Saved data entries

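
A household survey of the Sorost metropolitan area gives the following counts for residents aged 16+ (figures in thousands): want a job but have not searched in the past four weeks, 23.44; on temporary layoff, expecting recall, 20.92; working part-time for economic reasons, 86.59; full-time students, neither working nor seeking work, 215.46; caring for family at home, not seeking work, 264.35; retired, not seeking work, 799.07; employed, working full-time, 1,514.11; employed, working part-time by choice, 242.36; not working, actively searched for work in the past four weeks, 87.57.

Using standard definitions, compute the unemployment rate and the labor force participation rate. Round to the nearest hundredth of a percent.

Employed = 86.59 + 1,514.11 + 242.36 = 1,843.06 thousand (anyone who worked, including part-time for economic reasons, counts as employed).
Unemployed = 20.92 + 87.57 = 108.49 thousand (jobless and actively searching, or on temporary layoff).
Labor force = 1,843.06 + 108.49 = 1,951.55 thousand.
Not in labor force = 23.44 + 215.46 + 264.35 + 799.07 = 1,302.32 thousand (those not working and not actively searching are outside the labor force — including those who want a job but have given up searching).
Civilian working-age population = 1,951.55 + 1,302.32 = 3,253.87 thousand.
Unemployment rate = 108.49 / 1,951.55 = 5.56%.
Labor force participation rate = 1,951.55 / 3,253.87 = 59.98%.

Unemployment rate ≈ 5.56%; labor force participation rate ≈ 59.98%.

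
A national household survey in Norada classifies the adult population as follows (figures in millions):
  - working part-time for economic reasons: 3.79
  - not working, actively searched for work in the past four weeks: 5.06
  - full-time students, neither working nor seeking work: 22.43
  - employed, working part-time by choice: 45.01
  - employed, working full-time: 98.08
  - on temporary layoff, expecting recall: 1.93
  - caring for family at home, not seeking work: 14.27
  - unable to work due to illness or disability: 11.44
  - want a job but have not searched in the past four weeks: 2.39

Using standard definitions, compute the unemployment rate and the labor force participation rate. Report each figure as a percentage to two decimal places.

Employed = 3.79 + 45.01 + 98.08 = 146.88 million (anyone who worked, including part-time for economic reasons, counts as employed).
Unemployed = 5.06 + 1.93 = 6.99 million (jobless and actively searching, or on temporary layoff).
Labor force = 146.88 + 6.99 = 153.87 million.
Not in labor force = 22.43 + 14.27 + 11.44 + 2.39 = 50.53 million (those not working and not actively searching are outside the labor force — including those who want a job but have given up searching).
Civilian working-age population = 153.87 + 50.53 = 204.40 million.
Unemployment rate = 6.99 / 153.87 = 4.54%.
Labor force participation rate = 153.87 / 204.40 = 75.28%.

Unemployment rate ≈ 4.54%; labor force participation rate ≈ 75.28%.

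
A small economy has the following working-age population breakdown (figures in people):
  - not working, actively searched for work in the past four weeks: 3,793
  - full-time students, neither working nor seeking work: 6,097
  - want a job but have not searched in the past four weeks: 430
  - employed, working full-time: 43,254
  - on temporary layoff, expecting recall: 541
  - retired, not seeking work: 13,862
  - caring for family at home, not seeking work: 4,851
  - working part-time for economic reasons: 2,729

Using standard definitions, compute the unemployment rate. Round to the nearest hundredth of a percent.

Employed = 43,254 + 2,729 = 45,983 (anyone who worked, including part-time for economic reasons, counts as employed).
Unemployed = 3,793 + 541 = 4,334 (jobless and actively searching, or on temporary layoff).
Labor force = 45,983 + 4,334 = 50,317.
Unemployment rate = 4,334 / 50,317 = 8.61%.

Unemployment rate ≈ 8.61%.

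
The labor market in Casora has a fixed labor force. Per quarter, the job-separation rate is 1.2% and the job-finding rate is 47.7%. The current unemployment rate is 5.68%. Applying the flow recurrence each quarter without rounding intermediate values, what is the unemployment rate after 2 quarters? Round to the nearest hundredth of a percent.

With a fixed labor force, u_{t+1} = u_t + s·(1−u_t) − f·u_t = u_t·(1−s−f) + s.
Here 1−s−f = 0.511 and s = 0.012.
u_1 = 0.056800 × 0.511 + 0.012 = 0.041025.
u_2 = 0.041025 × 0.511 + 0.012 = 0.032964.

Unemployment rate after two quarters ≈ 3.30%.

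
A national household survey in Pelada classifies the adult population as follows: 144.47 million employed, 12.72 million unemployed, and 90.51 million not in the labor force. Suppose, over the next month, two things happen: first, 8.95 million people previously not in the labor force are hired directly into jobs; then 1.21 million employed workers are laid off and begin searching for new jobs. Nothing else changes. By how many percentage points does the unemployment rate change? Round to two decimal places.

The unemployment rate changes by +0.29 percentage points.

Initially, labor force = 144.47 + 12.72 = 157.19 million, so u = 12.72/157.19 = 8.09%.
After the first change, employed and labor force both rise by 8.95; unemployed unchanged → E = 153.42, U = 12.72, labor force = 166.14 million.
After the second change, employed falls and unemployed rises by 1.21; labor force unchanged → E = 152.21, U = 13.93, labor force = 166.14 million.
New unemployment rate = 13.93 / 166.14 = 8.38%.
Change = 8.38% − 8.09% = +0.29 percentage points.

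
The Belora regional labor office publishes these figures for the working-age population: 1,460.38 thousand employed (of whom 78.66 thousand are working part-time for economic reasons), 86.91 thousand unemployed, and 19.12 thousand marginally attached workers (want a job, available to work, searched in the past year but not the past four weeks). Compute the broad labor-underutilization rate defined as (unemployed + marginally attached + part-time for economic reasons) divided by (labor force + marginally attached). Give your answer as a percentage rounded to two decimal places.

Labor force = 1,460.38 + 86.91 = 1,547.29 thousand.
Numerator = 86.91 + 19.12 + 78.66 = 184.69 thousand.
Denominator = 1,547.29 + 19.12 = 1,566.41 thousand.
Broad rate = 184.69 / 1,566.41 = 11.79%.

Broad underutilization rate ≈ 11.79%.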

_Exercise description_
From the first line down to the last, give the records again exactly.

_Reply_
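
A household survey of the Sorost metropolitan area gives the following counts for residents aged 16+ (figures in thousands): want a job but have not searched in the past four weeks, 23.44; on temporary layoff, expecting recall, 20.92; working part-time for economic reasons, 86.59; full-time students, neither working nor seeking work, 215.46; caring for family at home, not seeking work, 264.35; retired, not seeking work, 799.07; employed, working full-time, 1,514.11; employed, working part-time by choice, 242.36; not working, actively searched for work in the past four weeks, 87.57.

Using standard definitions, compute the unemployment rate and the labor force participation rate. Round to the nearest hundredth of a percent.

Employed = 86.59 + 1,514.11 + 242.36 = 1,843.06 thousand (anyone who worked, including part-time for economic reasons, counts as employed).
Unemployed = 20.92 + 87.57 = 108.49 thousand (jobless and actively searching, or on temporary layoff).
Labor force = 1,843.06 + 108.49 = 1,951.55 thousand.
Not in labor force = 23.44 + 215.46 + 264.35 + 799.07 = 1,302.32 thousand (those not working and not actively searching are outside the labor force — including those who want a job but have given up searching).
Civilian working-age population = 1,951.55 + 1,302.32 = 3,253.87 thousand.
Unemployment rate = 108.49 / 1,951.55 = 5.56%.
Labor force participation rate = 1,951.55 / 3,253.87 = 59.98%.

Unemployment rate ≈ 5.56%; labor force participation rate ≈ 59.98%.

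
A national household survey in Norada classifies the adult population as follows (figures in millions):
  - working part-time for economic reasons: 3.79
  - not working, actively searched for work in the past four weeks: 5.06
  - full-time students, neither working nor seeking work: 22.43
  - employed, working part-time by choice: 45.01
  - employed, working full-time: 98.08
  - on temporary layoff, expecting recall: 1.93
  - caring for family at home, not seeking work: 14.27
  - unable to work due to illness or disability: 11.44
  - want a job but have not searched in the past four weeks: 2.39

Using standard definitions, compute the unemployment rate and the labor force participation rate. Report each figure as a percentage to two decimal places.

Employed = 3.79 + 45.01 + 98.08 = 146.88 million (anyone who worked, including part-time for economic reasons, counts as employed).
Unemployed = 5.06 + 1.93 = 6.99 million (jobless and actively searching, or on temporary layoff).
Labor force = 146.88 + 6.99 = 153.87 million.
Not in labor force = 22.43 + 14.27 + 11.44 + 2.39 = 50.53 million (those not working and not actively searching are outside the labor force — including those who want a job but have given up searching).
Civilian working-age population = 153.87 + 50.53 = 204.40 million.
Unemployment rate = 6.99 / 153.87 = 4.54%.
Labor force participation rate = 153.87 / 204.40 = 75.28%.

Unemployment rate ≈ 4.54%; labor force participation rate ≈ 75.28%.

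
A small economy has the following working-age population breakdown (figures in people):
  - not working, actively searched for work in the past four weeks: 3,793
  - full-time students, neither working nor seeking work: 6,097
  - want a job but have not searched in the past four weeks: 430
  - employed, working full-time: 43,254
  - on temporary layoff, expecting recall: 541
  - retired, not seeking work: 13,862
  - caring for family at home, not seeking work: 4,851
  - working part-time for economic reasons: 2,729

Using standard definitions, compute the unemployment rate. Round to the nearest hundredth of a percent.

Employed = 43,254 + 2,729 = 45,983 (anyone who worked, including part-time for economic reasons, counts as employed).
Unemployed = 3,793 + 541 = 4,334 (jobless and actively searching, or on temporary layoff).
Labor force = 45,983 + 4,334 = 50,317.
Unemployment rate = 4,334 / 50,317 = 8.61%.

Unemployment rate ≈ 8.61%.

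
The labor market in Casora has a fixed labor force. Per quarter, the job-separation rate is 1.2% and the job-finding rate is 47.7%. The current unemployment rate is 5.68%. Applying the flow recurrence each quarter without rounding intermediate values, what is the unemployment rate after 2 quarters? Round to the nearest hundredth of a percent.

With a fixed labor force, u_{t+1} = u_t + s·(1−u_t) − f·u_t = u_t·(1−s−f) + s.
Here 1−s−f = 0.511 and s = 0.012.
u_1 = 0.056800 × 0.511 + 0.012 = 0.041025.
u_2 = 0.041025 × 0.511 + 0.012 = 0.032964.

Unemployment rate after two quarters ≈ 3.30%.

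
A national household survey in Pelada classifies the adult population as follows: 144.47 million employed, 12.72 million unemployed, and 90.51 million not in the labor force. Suppose, over the next month, two things happen: first, 8.95 million people previously not in the labor force are hired directly into jobs; then 1.21 million employed workers are laid off and begin searching for new jobs. Nothing else changes. By how many percentage points does the unemployment rate change? Round to two decimal places.

The unemployment rate changes by +0.29 percentage points.

Initially, labor force = 144.47 + 12.72 = 157.19 million, so u = 12.72/157.19 = 8.09%.
After the first change, employed and labor force both rise by 8.95; unemployed unchanged → E = 153.42, U = 12.72, labor force = 166.14 million.
After the second change, employed falls and unemployed rises by 1.21; labor force unchanged → E = 152.21, U = 13.93, labor force = 166.14 million.
New unemployment rate = 13.93 / 166.14 = 8.38%.
Change = 8.38% − 8.09% = +0.29 percentage points.

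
The Belora regional labor office publishes these figures for the working-age population: 1,460.38 thousand employed (of whom 78.66 thousand are working part-time for economic reasons), 86.91 thousand unemployed, and 19.12 thousand marginally attached workers (want a job, available to work, searched in the past year but not the past four weeks). Compute the broad labor-underutilization rate defined as (unemployed + marginally attached + part-time for economic reasons) divided by (labor force + marginally attached). Give your answer as a percentage rounded to two decimal places.

Labor force = 1,460.38 + 86.91 = 1,547.29 thousand.
Numerator = 86.91 + 19.12 + 78.66 = 184.69 thousand.
Denominator = 1,547.29 + 19.12 = 1,566.41 thousand.
Broad rate = 184.69 / 1,566.41 = 11.79%.

Broad underutilization rate ≈ 11.79%.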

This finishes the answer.